= Task requirements =
Once you have read the data below, print all of it exactly.

(Provided records Opens)

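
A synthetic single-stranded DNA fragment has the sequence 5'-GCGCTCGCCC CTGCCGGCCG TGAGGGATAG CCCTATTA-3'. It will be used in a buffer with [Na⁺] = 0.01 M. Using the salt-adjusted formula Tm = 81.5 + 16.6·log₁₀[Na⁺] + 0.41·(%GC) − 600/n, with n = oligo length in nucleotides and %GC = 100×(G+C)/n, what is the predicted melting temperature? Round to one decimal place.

60.6°C

Length n = 38. Counting bases: G=12, T=7, A=5, C=14
G+C = 26, so %GC = 26/38 × 100 = 68.421%
Salt term: 16.6 × (-2) = -33.2
GC term: 0.41 × 68.421 = 28.053; length term: −600/38 = −15.789
Tm = 81.5 + (-33.2) + 28.053 − 15.789 = 60.564 → 60.6°C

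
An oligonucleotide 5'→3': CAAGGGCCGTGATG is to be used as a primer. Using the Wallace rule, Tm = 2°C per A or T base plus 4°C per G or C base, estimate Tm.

Counting bases: G=6, T=2, A=3, C=3
AT pairs contribute 5, GC pairs contribute 9.
Tm = 2(5) + 4(9) = 10 + 36 = 46°C

46°C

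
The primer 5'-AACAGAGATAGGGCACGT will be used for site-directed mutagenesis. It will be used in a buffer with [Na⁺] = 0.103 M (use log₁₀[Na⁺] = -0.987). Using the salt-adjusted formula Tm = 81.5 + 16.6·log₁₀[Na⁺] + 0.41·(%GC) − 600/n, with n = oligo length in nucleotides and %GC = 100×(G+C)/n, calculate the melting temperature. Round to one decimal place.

Length n = 18. C=3, A=7, T=2, G=6
G+C = 9, so %GC = 9/18 × 100 = 50%
Salt term: 16.6 × (-0.987) = -16.384
GC term: 0.41 × 50 = 20.5; length term: −600/18 = −33.333
Tm = 81.5 + (-16.384) + 20.5 − 33.333 = 52.283 → 52.3°C

52.3°C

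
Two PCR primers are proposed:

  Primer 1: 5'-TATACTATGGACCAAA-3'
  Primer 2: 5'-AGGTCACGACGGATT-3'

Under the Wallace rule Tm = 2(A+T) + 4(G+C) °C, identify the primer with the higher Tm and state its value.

Primer 1: A+T=11, G+C=5 → Tm = 2(11)+4(5) = 42°C
Primer 2: A+T=7, G+C=8 → Tm = 2(7)+4(8) = 46°C
42°C vs 46°C → primer 2 is higher.

Primer 2, 46°C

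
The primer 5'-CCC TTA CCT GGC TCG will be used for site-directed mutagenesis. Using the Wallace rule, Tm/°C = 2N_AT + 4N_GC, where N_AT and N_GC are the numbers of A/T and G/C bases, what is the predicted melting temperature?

50°C

Base counts: C=7, G=3, T=4, A=1
AT pairs contribute 5, GC pairs contribute 10.
Tm = 4·10 + 2·5 = 40 + 10 = 50°C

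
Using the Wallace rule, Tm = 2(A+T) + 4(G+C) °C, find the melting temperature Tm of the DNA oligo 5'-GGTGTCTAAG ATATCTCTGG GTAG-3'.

70°C

Scanning the sequence gives C=3, A=5, T=8, G=8.
A+T = 13, G+C = 11
Tm = 4·11 + 2·13 = 44 + 26 = 70°C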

(Provided records Closes)

= Result below =
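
A synthetic single-stranded DNA fragment has the sequence 5'-GCGCTCGCCC CTGCCGGCCG TGAGGGATAG CCCTATTA-3'. It will be used in a buffer with [Na⁺] = 0.01 M. Using the salt-adjusted formula Tm = 81.5 + 16.6·log₁₀[Na⁺] + 0.41·(%GC) − 600/n, with n = oligo length in nucleotides and %GC = 100×(G+C)/n, what is the predicted melting temperature? Round to one decimal place.

60.6°C

Length n = 38. Counting bases: G=12, T=7, A=5, C=14
G+C = 26, so %GC = 26/38 × 100 = 68.421%
Salt term: 16.6 × (-2) = -33.2
GC term: 0.41 × 68.421 = 28.053; length term: −600/38 = −15.789
Tm = 81.5 + (-33.2) + 28.053 − 15.789 = 60.564 → 60.6°C

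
An oligonucleotide 5'→3': CAAGGGCCGTGATG is to be used as a primer. Using the Wallace rule, Tm = 2°C per A or T base plus 4°C per G or C base, estimate Tm.

Counting bases: G=6, T=2, A=3, C=3
AT pairs contribute 5, GC pairs contribute 9.
Tm = 2(5) + 4(9) = 10 + 36 = 46°C

46°C

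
The primer 5'-AACAGAGATAGGGCACGT will be used for site-directed mutagenesis. It will be used in a buffer with [Na⁺] = 0.103 M (use log₁₀[Na⁺] = -0.987). Using the salt-adjusted formula Tm = 81.5 + 16.6·log₁₀[Na⁺] + 0.41·(%GC) − 600/n, with n = oligo length in nucleotides and %GC = 100×(G+C)/n, calculate the melting temperature. Round to one decimal place.

Length n = 18. C=3, A=7, T=2, G=6
G+C = 9, so %GC = 9/18 × 100 = 50%
Salt term: 16.6 × (-0.987) = -16.384
GC term: 0.41 × 50 = 20.5; length term: −600/18 = −33.333
Tm = 81.5 + (-16.384) + 20.5 − 33.333 = 52.283 → 52.3°C

52.3°C

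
Two PCR primers are proposed:

  Primer 1: 5'-TATACTATGGACCAAA-3'
  Primer 2: 5'-AGGTCACGACGGATT-3'

Under the Wallace rule Tm = 2(A+T) + 4(G+C) °C, identify the primer with the higher Tm and state its value.

Primer 1: A+T=11, G+C=5 → Tm = 2(11)+4(5) = 42°C
Primer 2: A+T=7, G+C=8 → Tm = 2(7)+4(8) = 46°C
42°C vs 46°C → primer 2 is higher.

Primer 2, 46°C

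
The primer 5'-CCC TTA CCT GGC TCG will be used for site-directed mutagenesis. Using the Wallace rule, Tm/°C = 2N_AT + 4N_GC, where N_AT and N_GC are the numbers of A/T and G/C bases, what is the predicted melting temperature?

50°C

Base counts: C=7, G=3, T=4, A=1
AT pairs contribute 5, GC pairs contribute 10.
Tm = 4·10 + 2·5 = 40 + 10 = 50°C

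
Using the Wallace rule, Tm = 2(A+T) + 4(G+C) °C, find the melting temperature Tm of the DNA oligo 5'-GGTGTCTAAG ATATCTCTGG GTAG-3'.

70°C

Scanning the sequence gives C=3, A=5, T=8, G=8.
A+T = 13, G+C = 11
Tm = 4·11 + 2·13 = 44 + 26 = 70°C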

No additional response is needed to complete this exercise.